Work item:
Return the lines below that contain the word "thereafter".
══ Supplied records
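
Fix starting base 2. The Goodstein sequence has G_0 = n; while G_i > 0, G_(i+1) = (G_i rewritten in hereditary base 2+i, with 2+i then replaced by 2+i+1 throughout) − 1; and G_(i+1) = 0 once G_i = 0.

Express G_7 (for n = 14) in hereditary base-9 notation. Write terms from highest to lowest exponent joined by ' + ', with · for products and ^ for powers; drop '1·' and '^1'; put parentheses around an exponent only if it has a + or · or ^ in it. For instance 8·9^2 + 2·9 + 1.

[0] 14 ≡ 2^(2 + 1) + 2^2 + 2 (base 2). Lift 3: 111. −1: 110.
[1] 110 ≡ 3^(3 + 1) + 3^3 + 2 (base 3). Lift 4: 1282. −1: 1281.
[2] 1281 ≡ 4^(4 + 1) + 4^4 + 1 (base 4). Lift 5: 18751. −1: 18750.
[3] 18750 ≡ 5^(5 + 1) + 5^5 (base 5). Lift 6: 326592. −1: 326591.
[4] 326591 ≡ 6^(6 + 1) + 5·6^5 + 5·6^4 + 5·6^3 + 5·6^2 + 5·6 + 5 (base 6). Lift 7: 5862841. −1: 5862840.
[5] 5862840 ≡ 7^(7 + 1) + 5·7^5 + 5·7^4 + 5·7^3 + 5·7^2 + 5·7 + 4 (base 7). Lift 8: 134404972. −1: 134404971.
[6] 134404971 ≡ 8^(8 + 1) + 5·8^5 + 5·8^4 + 5·8^3 + 5·8^2 + 5·8 + 3 (base 8). Lift 9: 3487116549. −1: 3487116548.
[7] 3487116548 ≡ 9^(9 + 1) + 5·9^5 + 5·9^4 + 5·9^3 + 5·9^2 + 5·9 + 2 (base 9). Lift 10: 100000555552. −1: 100000555551.

9^(9 + 1) + 5·9^5 + 5·9^4 + 5·9^3 + 5·9^2 + 5·9 + 2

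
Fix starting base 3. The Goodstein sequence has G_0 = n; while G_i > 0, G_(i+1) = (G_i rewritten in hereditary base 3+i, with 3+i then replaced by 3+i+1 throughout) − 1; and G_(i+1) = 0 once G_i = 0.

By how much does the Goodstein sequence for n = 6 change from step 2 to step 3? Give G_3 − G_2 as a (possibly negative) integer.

step 0: 6 = 2·3; sub 4 for 3: 2·4; = 8; G_1 = 8−1 = 7
step 1: 7 = 4 + 3; sub 5 for 4: 5 + 3; = 8; G_2 = 8−1 = 7
step 2: 7 = 5 + 2; sub 6 for 5: 6 + 2; = 8; G_3 = 8−1 = 7

0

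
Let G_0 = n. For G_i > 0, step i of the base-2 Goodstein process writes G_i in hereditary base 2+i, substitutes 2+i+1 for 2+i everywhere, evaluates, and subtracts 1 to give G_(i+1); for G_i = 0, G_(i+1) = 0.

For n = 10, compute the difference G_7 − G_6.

1853361269

[0] 10 ≡ 2^(2 + 1) + 2 (base 2). Lift 3: 84. −1: 83.
[1] 83 ≡ 3^(3 + 1) + 2 (base 3). Lift 4: 1026. −1: 1025.
[2] 1025 ≡ 4^(4 + 1) + 1 (base 4). Lift 5: 15626. −1: 15625.
[3] 15625 ≡ 5^(5 + 1) (base 5). Lift 6: 279936. −1: 279935.
[4] 279935 ≡ 5·6^6 + 5·6^5 + 5·6^4 + 5·6^3 + 5·6^2 + 5·6 + 5 (base 6). Lift 7: 4215755. −1: 4215754.
[5] 4215754 ≡ 5·7^7 + 5·7^5 + 5·7^4 + 5·7^3 + 5·7^2 + 5·7 + 4 (base 7). Lift 8: 84073324. −1: 84073323.
[6] 84073323 ≡ 5·8^8 + 5·8^5 + 5·8^4 + 5·8^3 + 5·8^2 + 5·8 + 3 (base 8). Lift 9: 1937434593. −1: 1937434592.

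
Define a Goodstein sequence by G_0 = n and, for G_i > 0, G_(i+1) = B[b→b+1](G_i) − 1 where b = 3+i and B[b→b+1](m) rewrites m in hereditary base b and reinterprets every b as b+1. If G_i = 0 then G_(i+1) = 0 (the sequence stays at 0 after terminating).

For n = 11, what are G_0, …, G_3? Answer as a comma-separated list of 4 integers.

11, 17, 25, 35

base 3: 11 = 3^2 + 2; at 4: 4^2 + 2 = 18; next = 17
base 4: 17 = 4^2 + 1; at 5: 5^2 + 1 = 26; next = 25
base 5: 25 = 5^2; at 6: 6^2 = 36; next = 35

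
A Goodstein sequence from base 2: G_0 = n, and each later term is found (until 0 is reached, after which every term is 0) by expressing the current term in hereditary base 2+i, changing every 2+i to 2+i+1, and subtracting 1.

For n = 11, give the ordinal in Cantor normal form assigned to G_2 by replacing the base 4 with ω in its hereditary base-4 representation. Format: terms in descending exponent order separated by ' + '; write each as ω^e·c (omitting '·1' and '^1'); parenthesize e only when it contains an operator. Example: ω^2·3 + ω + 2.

ω^(ω + 1) + 3

G_0 = 11. HB_2(11) = 2^(2 + 1) + 2 + 1. Bump = 85. G_1 = 84.
G_1 = 84. HB_3(84) = 3^(3 + 1) + 3. Bump = 1028. G_2 = 1027.
G_2 = 1027. HB_4(1027) = 4^(4 + 1) + 3. Bump = 15628. G_3 = 15627.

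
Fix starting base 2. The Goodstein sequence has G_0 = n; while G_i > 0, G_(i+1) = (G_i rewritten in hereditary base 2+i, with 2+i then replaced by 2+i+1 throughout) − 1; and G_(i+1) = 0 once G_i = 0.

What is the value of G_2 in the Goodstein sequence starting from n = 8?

553

G_0=8  [base 2] 2^(2 + 1)  →[2↦3]→  3^(3 + 1) = 81  −1 ⇒ G_1=80
G_1=80  [base 3] 2·3^3 + 2·3^2 + 2·3 + 2  →[3↦4]→  2·4^4 + 2·4^2 + 2·4 + 2 = 554  −1 ⇒ G_2=553
G_2=553  [base 4] 2·4^4 + 2·4^2 + 2·4 + 1  →[4↦5]→  2·5^5 + 2·5^2 + 2·5 + 1 = 6311  −1 ⇒ G_3=6310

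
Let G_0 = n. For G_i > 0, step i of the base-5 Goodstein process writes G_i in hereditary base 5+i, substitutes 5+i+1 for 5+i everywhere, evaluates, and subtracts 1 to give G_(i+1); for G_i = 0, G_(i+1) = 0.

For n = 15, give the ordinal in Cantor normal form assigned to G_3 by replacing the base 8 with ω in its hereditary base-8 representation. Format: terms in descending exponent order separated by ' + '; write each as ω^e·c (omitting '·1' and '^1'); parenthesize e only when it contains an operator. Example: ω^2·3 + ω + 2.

step 0: 15 = 3·5; sub 6 for 5: 3·6; = 18; G_1 = 18−1 = 17
step 1: 17 = 2·6 + 5; sub 7 for 6: 2·7 + 5; = 19; G_2 = 19−1 = 18
step 2: 18 = 2·7 + 4; sub 8 for 7: 2·8 + 4; = 20; G_3 = 20−1 = 19

ω·2 + 3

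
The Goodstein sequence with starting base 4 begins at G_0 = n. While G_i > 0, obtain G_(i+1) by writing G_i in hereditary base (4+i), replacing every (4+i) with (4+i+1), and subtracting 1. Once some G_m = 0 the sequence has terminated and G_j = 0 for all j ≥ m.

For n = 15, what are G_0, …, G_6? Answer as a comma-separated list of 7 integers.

15, 17, 19, 21, 23, 24, 25

base 4: 15 = 3·4 + 3; at 5: 3·5 + 3 = 18; next = 17
base 5: 17 = 3·5 + 2; at 6: 3·6 + 2 = 20; next = 19
base 6: 19 = 3·6 + 1; at 7: 3·7 + 1 = 22; next = 21
base 7: 21 = 3·7; at 8: 3·8 = 24; next = 23
base 8: 23 = 2·8 + 7; at 9: 2·9 + 7 = 25; next = 24
base 9: 24 = 2·9 + 6; at 10: 2·10 + 6 = 26; next = 25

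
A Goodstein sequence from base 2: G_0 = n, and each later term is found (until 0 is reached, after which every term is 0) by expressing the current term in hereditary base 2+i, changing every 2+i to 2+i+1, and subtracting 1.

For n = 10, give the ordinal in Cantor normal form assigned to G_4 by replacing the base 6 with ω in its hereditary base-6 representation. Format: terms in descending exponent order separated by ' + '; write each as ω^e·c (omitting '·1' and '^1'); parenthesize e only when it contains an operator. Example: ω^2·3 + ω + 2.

ω^ω·5 + ω^5·5 + ω^4·5 + ω^3·5 + ω^2·5 + ω·5 + 5

base 2: 10 = 2^(2 + 1) + 2; at 3: 3^(3 + 1) + 3 = 84; next = 83
base 3: 83 = 3^(3 + 1) + 2; at 4: 4^(4 + 1) + 2 = 1026; next = 1025
base 4: 1025 = 4^(4 + 1) + 1; at 5: 5^(5 + 1) + 1 = 15626; next = 15625
base 5: 15625 = 5^(5 + 1); at 6: 6^(6 + 1) = 279936; next = 279935
base 6: 279935 = 5·6^6 + 5·6^5 + 5·6^4 + 5·6^3 + 5·6^2 + 5·6 + 5; at 7: 5·7^7 + 5·7^5 + 5·7^4 + 5·7^3 + 5·7^2 + 5·7 + 5 = 4215755; next = 4215754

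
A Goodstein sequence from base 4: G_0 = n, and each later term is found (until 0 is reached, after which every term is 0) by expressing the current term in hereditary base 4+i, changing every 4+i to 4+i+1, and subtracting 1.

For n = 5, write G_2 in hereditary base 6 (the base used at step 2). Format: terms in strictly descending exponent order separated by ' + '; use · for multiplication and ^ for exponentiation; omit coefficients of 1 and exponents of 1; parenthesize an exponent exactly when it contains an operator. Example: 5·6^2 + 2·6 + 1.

(0) 5|_4 = 4 + 1 ↦ 5 + 1|_5 = 6 ⇒ 5
(1) 5|_5 = 5 ↦ 6|_6 = 6 ⇒ 5
(2) 5|_6 = 5 ↦ 5|_7 = 5 ⇒ 4

5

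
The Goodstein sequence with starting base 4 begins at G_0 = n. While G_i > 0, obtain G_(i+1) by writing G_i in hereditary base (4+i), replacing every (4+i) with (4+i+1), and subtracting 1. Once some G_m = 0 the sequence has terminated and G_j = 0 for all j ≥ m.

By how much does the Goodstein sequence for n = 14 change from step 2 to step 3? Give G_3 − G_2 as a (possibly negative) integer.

2

(0) 14|_4 = 3·4 + 2 ↦ 3·5 + 2|_5 = 17 ⇒ 16
(1) 16|_5 = 3·5 + 1 ↦ 3·6 + 1|_6 = 19 ⇒ 18
(2) 18|_6 = 3·6 ↦ 3·7|_7 = 21 ⇒ 20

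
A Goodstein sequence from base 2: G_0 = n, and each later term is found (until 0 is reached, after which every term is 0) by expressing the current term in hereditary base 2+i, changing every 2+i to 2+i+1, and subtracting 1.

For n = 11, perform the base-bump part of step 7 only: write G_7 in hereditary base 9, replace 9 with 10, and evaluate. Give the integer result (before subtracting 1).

70077777776

11 —HB2→ 2^(2 + 1) + 2 + 1 —bump→ 3^(3 + 1) + 3 + 1 = 85 —(−1)→ 84
84 —HB3→ 3^(3 + 1) + 3 —bump→ 4^(4 + 1) + 4 = 1028 —(−1)→ 1027
1027 —HB4→ 4^(4 + 1) + 3 —bump→ 5^(5 + 1) + 3 = 15628 —(−1)→ 15627
15627 —HB5→ 5^(5 + 1) + 2 —bump→ 6^(6 + 1) + 2 = 279938 —(−1)→ 279937
279937 —HB6→ 6^(6 + 1) + 1 —bump→ 7^(7 + 1) + 1 = 5764802 —(−1)→ 5764801
5764801 —HB7→ 7^(7 + 1) —bump→ 8^(8 + 1) = 134217728 —(−1)→ 134217727
134217727 —HB8→ 7·8^8 + 7·8^7 + 7·8^6 + 7·8^5 + 7·8^4 + 7·8^3 + 7·8^2 + 7·8 + 7 —bump→ 7·9^9 + 7·9^7 + 7·9^6 + 7·9^5 + 7·9^4 + 7·9^3 + 7·9^2 + 7·9 + 7 = 2749609303 —(−1)→ 2749609302
2749609302 —HB9→ 7·9^9 + 7·9^7 + 7·9^6 + 7·9^5 + 7·9^4 + 7·9^3 + 7·9^2 + 7·9 + 6 —bump→ 7·10^10 + 7·10^7 + 7·10^6 + 7·10^5 + 7·10^4 + 7·10^3 + 7·10^2 + 7·10 + 6 = 70077777776 —(−1)→ 70077777775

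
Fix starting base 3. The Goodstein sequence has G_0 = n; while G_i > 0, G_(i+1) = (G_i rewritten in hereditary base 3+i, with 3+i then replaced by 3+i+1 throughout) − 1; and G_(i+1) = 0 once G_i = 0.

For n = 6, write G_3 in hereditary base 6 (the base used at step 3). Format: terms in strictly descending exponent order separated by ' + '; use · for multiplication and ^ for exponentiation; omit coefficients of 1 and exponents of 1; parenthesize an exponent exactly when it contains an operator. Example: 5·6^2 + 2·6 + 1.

6 + 1

(0) 6|_3 = 2·3 ↦ 2·4|_4 = 8 ⇒ 7
(1) 7|_4 = 4 + 3 ↦ 5 + 3|_5 = 8 ⇒ 7
(2) 7|_5 = 5 + 2 ↦ 6 + 2|_6 = 8 ⇒ 7
(3) 7|_6 = 6 + 1 ↦ 7 + 1|_7 = 8 ⇒ 7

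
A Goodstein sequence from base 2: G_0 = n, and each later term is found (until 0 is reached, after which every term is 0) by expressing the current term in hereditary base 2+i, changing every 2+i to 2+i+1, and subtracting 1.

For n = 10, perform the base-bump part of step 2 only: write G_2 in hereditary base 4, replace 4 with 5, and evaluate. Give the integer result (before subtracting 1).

G_0=10  [base 2] 2^(2 + 1) + 2  →[2↦3]→  3^(3 + 1) + 3 = 84  −1 ⇒ G_1=83
G_1=83  [base 3] 3^(3 + 1) + 2  →[3↦4]→  4^(4 + 1) + 2 = 1026  −1 ⇒ G_2=1025

15626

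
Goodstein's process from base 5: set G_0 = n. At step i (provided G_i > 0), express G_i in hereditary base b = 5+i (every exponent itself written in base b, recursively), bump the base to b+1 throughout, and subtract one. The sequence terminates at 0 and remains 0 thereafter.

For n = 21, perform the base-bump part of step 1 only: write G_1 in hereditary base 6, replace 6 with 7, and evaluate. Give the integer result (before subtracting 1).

step 0: 21 = 4·5 + 1; sub 6 for 5: 4·6 + 1; = 25; G_1 = 25−1 = 24
step 1: 24 = 4·6; sub 7 for 6: 4·7; = 28; G_2 = 28−1 = 27

28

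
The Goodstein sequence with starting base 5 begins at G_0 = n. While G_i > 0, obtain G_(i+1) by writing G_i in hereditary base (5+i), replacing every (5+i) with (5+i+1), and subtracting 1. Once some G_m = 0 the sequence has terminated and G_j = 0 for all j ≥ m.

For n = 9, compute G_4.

G_0=9  [base 5] 5 + 4  →[5↦6]→  6 + 4 = 10  −1 ⇒ G_1=9
G_1=9  [base 6] 6 + 3  →[6↦7]→  7 + 3 = 10  −1 ⇒ G_2=9
G_2=9  [base 7] 7 + 2  →[7↦8]→  8 + 2 = 10  −1 ⇒ G_3=9
G_3=9  [base 8] 8 + 1  →[8↦9]→  9 + 1 = 10  −1 ⇒ G_4=9
G_4=9  [base 9] 9  →[9↦10]→  10 = 10  −1 ⇒ G_5=9

9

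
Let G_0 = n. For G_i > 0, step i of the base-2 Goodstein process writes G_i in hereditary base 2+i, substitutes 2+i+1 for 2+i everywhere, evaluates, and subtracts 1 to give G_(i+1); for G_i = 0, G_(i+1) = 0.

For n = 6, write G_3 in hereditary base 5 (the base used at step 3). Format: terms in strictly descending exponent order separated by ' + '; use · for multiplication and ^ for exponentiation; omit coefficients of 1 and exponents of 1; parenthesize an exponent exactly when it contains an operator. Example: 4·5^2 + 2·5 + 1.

base 2: 6 = 2^2 + 2; at 3: 3^3 + 3 = 30; next = 29
base 3: 29 = 3^3 + 2; at 4: 4^4 + 2 = 258; next = 257
base 4: 257 = 4^4 + 1; at 5: 5^5 + 1 = 3126; next = 3125
base 5: 3125 = 5^5; at 6: 6^6 = 46656; next = 46655

5^5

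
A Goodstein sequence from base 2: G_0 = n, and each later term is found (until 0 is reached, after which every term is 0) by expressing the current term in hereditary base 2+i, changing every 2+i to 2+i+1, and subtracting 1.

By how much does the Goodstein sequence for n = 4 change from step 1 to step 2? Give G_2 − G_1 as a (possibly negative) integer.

[0] 4 ≡ 2^2 (base 2). Lift 3: 27. −1: 26.
[1] 26 ≡ 2·3^2 + 2·3 + 2 (base 3). Lift 4: 42. −1: 41.

15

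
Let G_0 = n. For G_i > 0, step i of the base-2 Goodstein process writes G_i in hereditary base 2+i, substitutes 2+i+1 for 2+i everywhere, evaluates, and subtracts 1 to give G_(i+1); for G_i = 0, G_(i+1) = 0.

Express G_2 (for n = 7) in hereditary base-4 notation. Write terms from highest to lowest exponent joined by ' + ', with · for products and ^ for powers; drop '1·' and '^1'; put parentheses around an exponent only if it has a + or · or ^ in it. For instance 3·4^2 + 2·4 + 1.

G_0 = 7. HB_2(7) = 2^2 + 2 + 1. Bump = 31. G_1 = 30.
G_1 = 30. HB_3(30) = 3^3 + 3. Bump = 260. G_2 = 259.
G_2 = 259. HB_4(259) = 4^4 + 3. Bump = 3128. G_3 = 3127.

4^4 + 3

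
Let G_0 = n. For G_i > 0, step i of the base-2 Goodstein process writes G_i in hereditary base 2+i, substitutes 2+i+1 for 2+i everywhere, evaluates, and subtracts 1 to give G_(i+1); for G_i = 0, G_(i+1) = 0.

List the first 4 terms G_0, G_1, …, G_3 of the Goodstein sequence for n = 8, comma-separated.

8, 80, 553, 6310

G_0 = 8. HB_2(8) = 2^(2 + 1). Bump = 81. G_1 = 80.
G_1 = 80. HB_3(80) = 2·3^3 + 2·3^2 + 2·3 + 2. Bump = 554. G_2 = 553.
G_2 = 553. HB_4(553) = 2·4^4 + 2·4^2 + 2·4 + 1. Bump = 6311. G_3 = 6310.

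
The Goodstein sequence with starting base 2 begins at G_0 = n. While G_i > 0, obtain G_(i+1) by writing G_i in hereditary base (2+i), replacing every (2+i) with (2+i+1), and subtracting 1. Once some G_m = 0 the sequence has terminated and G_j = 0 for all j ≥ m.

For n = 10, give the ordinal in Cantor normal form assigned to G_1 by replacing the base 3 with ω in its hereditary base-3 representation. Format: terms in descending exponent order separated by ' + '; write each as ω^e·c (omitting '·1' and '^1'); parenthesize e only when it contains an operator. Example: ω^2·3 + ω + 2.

G_0 = 10. HB_2(10) = 2^(2 + 1) + 2. Bump = 84. G_1 = 83.
G_1 = 83. HB_3(83) = 3^(3 + 1) + 2. Bump = 1026. G_2 = 1025.

ω^(ω + 1) + 2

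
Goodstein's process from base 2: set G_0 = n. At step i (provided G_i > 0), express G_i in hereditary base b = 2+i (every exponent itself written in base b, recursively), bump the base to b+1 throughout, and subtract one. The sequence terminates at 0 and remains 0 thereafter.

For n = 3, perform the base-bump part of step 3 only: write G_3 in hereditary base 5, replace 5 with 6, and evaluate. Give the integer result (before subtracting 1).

G_0 = 3. HB_2(3) = 2 + 1. Bump = 4. G_1 = 3.
G_1 = 3. HB_3(3) = 3. Bump = 4. G_2 = 3.
G_2 = 3. HB_4(3) = 3. Bump = 3. G_3 = 2.
G_3 = 2. HB_5(2) = 2. Bump = 2. G_4 = 1.

2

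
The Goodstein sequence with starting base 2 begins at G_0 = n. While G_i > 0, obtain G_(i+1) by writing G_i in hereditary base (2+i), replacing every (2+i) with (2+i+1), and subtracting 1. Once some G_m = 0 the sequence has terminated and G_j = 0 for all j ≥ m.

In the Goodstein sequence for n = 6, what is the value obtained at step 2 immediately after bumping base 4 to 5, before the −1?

i=0: 6 = 2^2 + 2 (b=2); 2→3: 3^3 + 3 = 30; 30−1 = 29
i=1: 29 = 3^3 + 2 (b=3); 3→4: 4^4 + 2 = 258; 258−1 = 257
i=2: 257 = 4^4 + 1 (b=4); 4→5: 5^5 + 1 = 3126; 3126−1 = 3125

3126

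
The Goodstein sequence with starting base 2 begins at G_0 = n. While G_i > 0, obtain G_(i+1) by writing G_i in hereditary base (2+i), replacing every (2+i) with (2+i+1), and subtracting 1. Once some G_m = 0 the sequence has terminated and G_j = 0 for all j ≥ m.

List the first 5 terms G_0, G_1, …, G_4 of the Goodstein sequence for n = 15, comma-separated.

15, 111, 1283, 18752, 326593

G_0 = 15. HB_2(15) = 2^(2 + 1) + 2^2 + 2 + 1. Bump = 112. G_1 = 111.
G_1 = 111. HB_3(111) = 3^(3 + 1) + 3^3 + 3. Bump = 1284. G_2 = 1283.
G_2 = 1283. HB_4(1283) = 4^(4 + 1) + 4^4 + 3. Bump = 18753. G_3 = 18752.
G_3 = 18752. HB_5(18752) = 5^(5 + 1) + 5^5 + 2. Bump = 326594. G_4 = 326593.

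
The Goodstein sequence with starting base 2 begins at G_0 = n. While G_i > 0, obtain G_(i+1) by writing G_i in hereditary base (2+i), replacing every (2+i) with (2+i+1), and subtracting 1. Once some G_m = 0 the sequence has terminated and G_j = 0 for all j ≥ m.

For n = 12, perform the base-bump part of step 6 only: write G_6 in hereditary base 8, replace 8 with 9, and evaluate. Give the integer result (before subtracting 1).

step 0: 12 = 2^(2 + 1) + 2^2; sub 3 for 2: 3^(3 + 1) + 3^3; = 108; G_1 = 108−1 = 107
step 1: 107 = 3^(3 + 1) + 2·3^2 + 2·3 + 2; sub 4 for 3: 4^(4 + 1) + 2·4^2 + 2·4 + 2; = 1066; G_2 = 1066−1 = 1065
step 2: 1065 = 4^(4 + 1) + 2·4^2 + 2·4 + 1; sub 5 for 4: 5^(5 + 1) + 2·5^2 + 2·5 + 1; = 15686; G_3 = 15686−1 = 15685
step 3: 15685 = 5^(5 + 1) + 2·5^2 + 2·5; sub 6 for 5: 6^(6 + 1) + 2·6^2 + 2·6; = 280020; G_4 = 280020−1 = 280019
step 4: 280019 = 6^(6 + 1) + 2·6^2 + 6 + 5; sub 7 for 6: 7^(7 + 1) + 2·7^2 + 7 + 5; = 5764911; G_5 = 5764911−1 = 5764910
step 5: 5764910 = 7^(7 + 1) + 2·7^2 + 7 + 4; sub 8 for 7: 8^(8 + 1) + 2·8^2 + 8 + 4; = 134217868; G_6 = 134217868−1 = 134217867

3486784575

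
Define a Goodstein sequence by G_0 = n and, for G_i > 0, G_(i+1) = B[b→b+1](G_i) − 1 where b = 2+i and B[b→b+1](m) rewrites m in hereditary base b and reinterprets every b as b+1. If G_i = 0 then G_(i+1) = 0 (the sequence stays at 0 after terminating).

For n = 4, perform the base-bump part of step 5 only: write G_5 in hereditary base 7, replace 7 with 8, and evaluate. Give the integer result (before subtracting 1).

140

i=0: 4 = 2^2 (b=2); 2→3: 3^3 = 27; 27−1 = 26
i=1: 26 = 2·3^2 + 2·3 + 2 (b=3); 3→4: 2·4^2 + 2·4 + 2 = 42; 42−1 = 41
i=2: 41 = 2·4^2 + 2·4 + 1 (b=4); 4→5: 2·5^2 + 2·5 + 1 = 61; 61−1 = 60
i=3: 60 = 2·5^2 + 2·5 (b=5); 5→6: 2·6^2 + 2·6 = 84; 84−1 = 83
i=4: 83 = 2·6^2 + 6 + 5 (b=6); 6→7: 2·7^2 + 7 + 5 = 110; 110−1 = 109
i=5: 109 = 2·7^2 + 7 + 4 (b=7); 7→8: 2·8^2 + 8 + 4 = 140; 140−1 = 139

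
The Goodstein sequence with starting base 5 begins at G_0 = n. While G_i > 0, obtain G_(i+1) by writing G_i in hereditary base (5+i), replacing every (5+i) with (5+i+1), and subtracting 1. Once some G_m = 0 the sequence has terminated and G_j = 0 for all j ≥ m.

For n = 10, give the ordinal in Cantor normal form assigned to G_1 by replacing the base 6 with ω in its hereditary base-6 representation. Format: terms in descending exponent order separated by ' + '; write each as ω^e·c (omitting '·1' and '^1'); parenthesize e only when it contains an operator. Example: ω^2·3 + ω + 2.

ω + 5

G_0 = 10. HB_5(10) = 2·5. Bump = 12. G_1 = 11.
G_1 = 11. HB_6(11) = 6 + 5. Bump = 12. G_2 = 11.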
════
Exercise solution:
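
Goodstein's process from base 5: set G_0 = n. At step i (provided G_i > 0), express G_i in hereditary base b = 5+i (every exponent itself written in base b, recursively), bump the base to b+1 throughout, and subtract one. The sequence terminates at 0 and remains 0 thereafter.
Goodstein's process from base 2: set G_0 = n. At step i (provided G_i > 0), express G_i in hereditary base b = 2+i (every exponent itself written in base b, recursively), bump the base to b+1 throughout, and subtract one. The sequence terminates at 0 and remains 0 thereafter.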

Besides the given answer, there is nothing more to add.